[Data items]
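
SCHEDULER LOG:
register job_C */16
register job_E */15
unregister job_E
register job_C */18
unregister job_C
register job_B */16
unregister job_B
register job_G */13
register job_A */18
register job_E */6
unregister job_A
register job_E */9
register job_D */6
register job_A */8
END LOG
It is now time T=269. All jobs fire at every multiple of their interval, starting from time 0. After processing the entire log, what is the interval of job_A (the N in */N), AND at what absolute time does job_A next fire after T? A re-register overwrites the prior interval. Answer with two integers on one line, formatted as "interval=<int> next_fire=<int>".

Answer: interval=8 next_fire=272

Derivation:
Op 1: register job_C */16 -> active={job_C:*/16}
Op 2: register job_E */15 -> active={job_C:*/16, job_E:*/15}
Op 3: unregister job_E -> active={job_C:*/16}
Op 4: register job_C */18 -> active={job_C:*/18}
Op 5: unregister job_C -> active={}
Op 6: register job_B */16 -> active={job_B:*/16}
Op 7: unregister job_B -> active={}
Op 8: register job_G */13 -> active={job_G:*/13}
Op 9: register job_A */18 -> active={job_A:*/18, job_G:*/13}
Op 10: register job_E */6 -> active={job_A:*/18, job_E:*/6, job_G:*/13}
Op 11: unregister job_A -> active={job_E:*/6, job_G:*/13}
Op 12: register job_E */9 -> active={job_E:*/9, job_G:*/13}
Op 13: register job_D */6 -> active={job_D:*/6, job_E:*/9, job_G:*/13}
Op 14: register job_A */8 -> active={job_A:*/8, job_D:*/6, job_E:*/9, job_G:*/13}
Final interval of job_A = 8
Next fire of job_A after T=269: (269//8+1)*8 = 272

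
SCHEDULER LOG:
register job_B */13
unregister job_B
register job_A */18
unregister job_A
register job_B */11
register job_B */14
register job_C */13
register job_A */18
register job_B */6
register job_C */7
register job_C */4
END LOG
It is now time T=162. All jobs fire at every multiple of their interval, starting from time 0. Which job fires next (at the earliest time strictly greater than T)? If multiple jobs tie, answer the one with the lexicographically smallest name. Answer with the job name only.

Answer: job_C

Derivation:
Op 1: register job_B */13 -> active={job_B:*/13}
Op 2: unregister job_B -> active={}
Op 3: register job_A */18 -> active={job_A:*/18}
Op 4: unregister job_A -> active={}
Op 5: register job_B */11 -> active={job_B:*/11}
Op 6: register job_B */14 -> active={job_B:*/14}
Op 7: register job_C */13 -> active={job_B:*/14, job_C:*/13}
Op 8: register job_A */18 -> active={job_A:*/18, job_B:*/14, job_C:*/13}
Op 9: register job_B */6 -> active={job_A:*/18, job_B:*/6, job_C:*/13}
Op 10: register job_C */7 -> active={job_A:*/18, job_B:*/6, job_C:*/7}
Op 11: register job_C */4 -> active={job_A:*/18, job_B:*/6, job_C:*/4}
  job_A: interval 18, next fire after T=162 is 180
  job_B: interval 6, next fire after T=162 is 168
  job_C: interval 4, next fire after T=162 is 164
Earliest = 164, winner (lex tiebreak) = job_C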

_Work to be completed_.
Transcribe each line above exactly; skip none.

_The answer_.
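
SCHEDULER LOG:
register job_C */16
register job_E */15
unregister job_E
register job_C */18
unregister job_C
register job_B */16
unregister job_B
register job_G */13
register job_A */18
register job_E */6
unregister job_A
register job_E */9
register job_D */6
register job_A */8
END LOG
It is now time T=269. All jobs fire at every multiple of their interval, starting from time 0. After processing the entire log, what is the interval of job_A (the N in */N), AND at what absolute time does job_A next fire after T? A re-register overwrites the prior interval. Answer with two integers on one line, formatted as "interval=<int> next_fire=<int>".

Answer: interval=8 next_fire=272

Derivation:
Op 1: register job_C */16 -> active={job_C:*/16}
Op 2: register job_E */15 -> active={job_C:*/16, job_E:*/15}
Op 3: unregister job_E -> active={job_C:*/16}
Op 4: register job_C */18 -> active={job_C:*/18}
Op 5: unregister job_C -> active={}
Op 6: register job_B */16 -> active={job_B:*/16}
Op 7: unregister job_B -> active={}
Op 8: register job_G */13 -> active={job_G:*/13}
Op 9: register job_A */18 -> active={job_A:*/18, job_G:*/13}
Op 10: register job_E */6 -> active={job_A:*/18, job_E:*/6, job_G:*/13}
Op 11: unregister job_A -> active={job_E:*/6, job_G:*/13}
Op 12: register job_E */9 -> active={job_E:*/9, job_G:*/13}
Op 13: register job_D */6 -> active={job_D:*/6, job_E:*/9, job_G:*/13}
Op 14: register job_A */8 -> active={job_A:*/8, job_D:*/6, job_E:*/9, job_G:*/13}
Final interval of job_A = 8
Next fire of job_A after T=269: (269//8+1)*8 = 272

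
SCHEDULER LOG:
register job_B */13
unregister job_B
register job_A */18
unregister job_A
register job_B */11
register job_B */14
register job_C */13
register job_A */18
register job_B */6
register job_C */7
register job_C */4
END LOG
It is now time T=162. All jobs fire at every multiple of their interval, starting from time 0. Which job fires next (at the earliest time strictly greater than T)? If multiple jobs tie, answer the one with the lexicographically smallest name. Answer with the job name only.

Answer: job_C

Derivation:
Op 1: register job_B */13 -> active={job_B:*/13}
Op 2: unregister job_B -> active={}
Op 3: register job_A */18 -> active={job_A:*/18}
Op 4: unregister job_A -> active={}
Op 5: register job_B */11 -> active={job_B:*/11}
Op 6: register job_B */14 -> active={job_B:*/14}
Op 7: register job_C */13 -> active={job_B:*/14, job_C:*/13}
Op 8: register job_A */18 -> active={job_A:*/18, job_B:*/14, job_C:*/13}
Op 9: register job_B */6 -> active={job_A:*/18, job_B:*/6, job_C:*/13}
Op 10: register job_C */7 -> active={job_A:*/18, job_B:*/6, job_C:*/7}
Op 11: register job_C */4 -> active={job_A:*/18, job_B:*/6, job_C:*/4}
  job_A: interval 18, next fire after T=162 is 180
  job_B: interval 6, next fire after T=162 is 168
  job_C: interval 4, next fire after T=162 is 164
Earliest = 164, winner (lex tiebreak) = job_C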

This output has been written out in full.